## What to work on
Each record beneath this line is to be copied exactly.
[Start of section]
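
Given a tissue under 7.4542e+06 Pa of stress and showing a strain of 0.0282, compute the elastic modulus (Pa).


E = stress / strain
E = 7.4542e+06 / 0.0282
E = 2.6433e+08


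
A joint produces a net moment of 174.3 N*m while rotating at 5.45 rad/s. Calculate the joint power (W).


P = M * omega
P = 174.3 * 5.45
P = 949.9350


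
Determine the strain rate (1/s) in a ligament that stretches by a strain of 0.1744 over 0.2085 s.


strain_rate = delta_strain / delta_t
strain_rate = 0.1744 / 0.2085
strain_rate = 0.8365


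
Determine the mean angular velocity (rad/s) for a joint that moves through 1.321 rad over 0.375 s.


omega = delta_theta / delta_t
omega = 1.321 / 0.375
omega = 3.5227


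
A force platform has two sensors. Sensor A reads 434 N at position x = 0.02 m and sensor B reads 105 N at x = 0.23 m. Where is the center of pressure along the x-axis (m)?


COP_x = (F1*x1 + F2*x2) / (F1 + F2)
COP_x = (434*0.02 + 105*0.23) / (434 + 105)
Numerator = 32.8300
Denominator = 539
COP_x = 0.0609


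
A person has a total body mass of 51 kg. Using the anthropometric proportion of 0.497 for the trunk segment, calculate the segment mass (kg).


m_segment = body_mass * fraction
m_segment = 51 * 0.497
m_segment = 25.3470


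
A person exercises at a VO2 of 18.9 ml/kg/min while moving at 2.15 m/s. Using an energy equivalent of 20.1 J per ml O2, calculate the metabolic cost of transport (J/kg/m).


Power per kg = VO2 * 20.1 / 60
Power per kg = 18.9 * 20.1 / 60 = 6.3315 W/kg
Cost = power_per_kg / speed
Cost = 6.3315 / 2.15
Cost = 2.9449


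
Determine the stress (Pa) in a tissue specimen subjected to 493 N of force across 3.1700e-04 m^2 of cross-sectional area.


stress = F / A
stress = 493 / 3.1700e-04
stress = 1.5552e+06


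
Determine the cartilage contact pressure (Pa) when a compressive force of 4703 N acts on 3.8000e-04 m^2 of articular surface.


P = F / A
P = 4703 / 3.8000e-04
P = 1.2376e+07


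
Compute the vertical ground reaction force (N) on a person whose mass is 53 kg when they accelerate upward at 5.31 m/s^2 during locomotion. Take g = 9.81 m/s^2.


GRF = m * (g + a)
GRF = 53 * (9.81 + 5.31)
GRF = 53 * 15.1200
GRF = 801.3600


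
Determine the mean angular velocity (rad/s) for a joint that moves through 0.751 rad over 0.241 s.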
[End of section]
## Solved problem
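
Given a tissue under 7.4542e+06 Pa of stress and showing a strain of 0.0282, compute the elastic modulus (Pa).


E = stress / strain
E = 7.4542e+06 / 0.0282
E = 2.6433e+08


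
A joint produces a net moment of 174.3 N*m while rotating at 5.45 rad/s. Calculate the joint power (W).


P = M * omega
P = 174.3 * 5.45
P = 949.9350


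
Determine the strain rate (1/s) in a ligament that stretches by a strain of 0.1744 over 0.2085 s.


strain_rate = delta_strain / delta_t
strain_rate = 0.1744 / 0.2085
strain_rate = 0.8365


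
Determine the mean angular velocity (rad/s) for a joint that moves through 1.321 rad over 0.375 s.


omega = delta_theta / delta_t
omega = 1.321 / 0.375
omega = 3.5227


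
A force platform has two sensors. Sensor A reads 434 N at position x = 0.02 m and sensor B reads 105 N at x = 0.23 m. Where is the center of pressure along the x-axis (m)?


COP_x = (F1*x1 + F2*x2) / (F1 + F2)
COP_x = (434*0.02 + 105*0.23) / (434 + 105)
Numerator = 32.8300
Denominator = 539
COP_x = 0.0609


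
A person has a total body mass of 51 kg. Using the anthropometric proportion of 0.497 for the trunk segment, calculate the segment mass (kg).


m_segment = body_mass * fraction
m_segment = 51 * 0.497
m_segment = 25.3470


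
A person exercises at a VO2 of 18.9 ml/kg/min while moving at 2.15 m/s. Using an energy equivalent of 20.1 J per ml O2, calculate the metabolic cost of transport (J/kg/m).


Power per kg = VO2 * 20.1 / 60
Power per kg = 18.9 * 20.1 / 60 = 6.3315 W/kg
Cost = power_per_kg / speed
Cost = 6.3315 / 2.15
Cost = 2.9449


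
Determine the stress (Pa) in a tissue specimen subjected to 493 N of force across 3.1700e-04 m^2 of cross-sectional area.


stress = F / A
stress = 493 / 3.1700e-04
stress = 1.5552e+06


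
Determine the cartilage contact pressure (Pa) when a compressive force of 4703 N acts on 3.8000e-04 m^2 of articular surface.


P = F / A
P = 4703 / 3.8000e-04
P = 1.2376e+07


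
Compute the vertical ground reaction force (N) on a person whose mass is 53 kg when they accelerate upward at 5.31 m/s^2 during locomotion. Take g = 9.81 m/s^2.


GRF = m * (g + a)
GRF = 53 * (9.81 + 5.31)
GRF = 53 * 15.1200
GRF = 801.3600


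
Determine the mean angular velocity (rad/s) for a joint that moves through 0.751 rad over 0.241 s.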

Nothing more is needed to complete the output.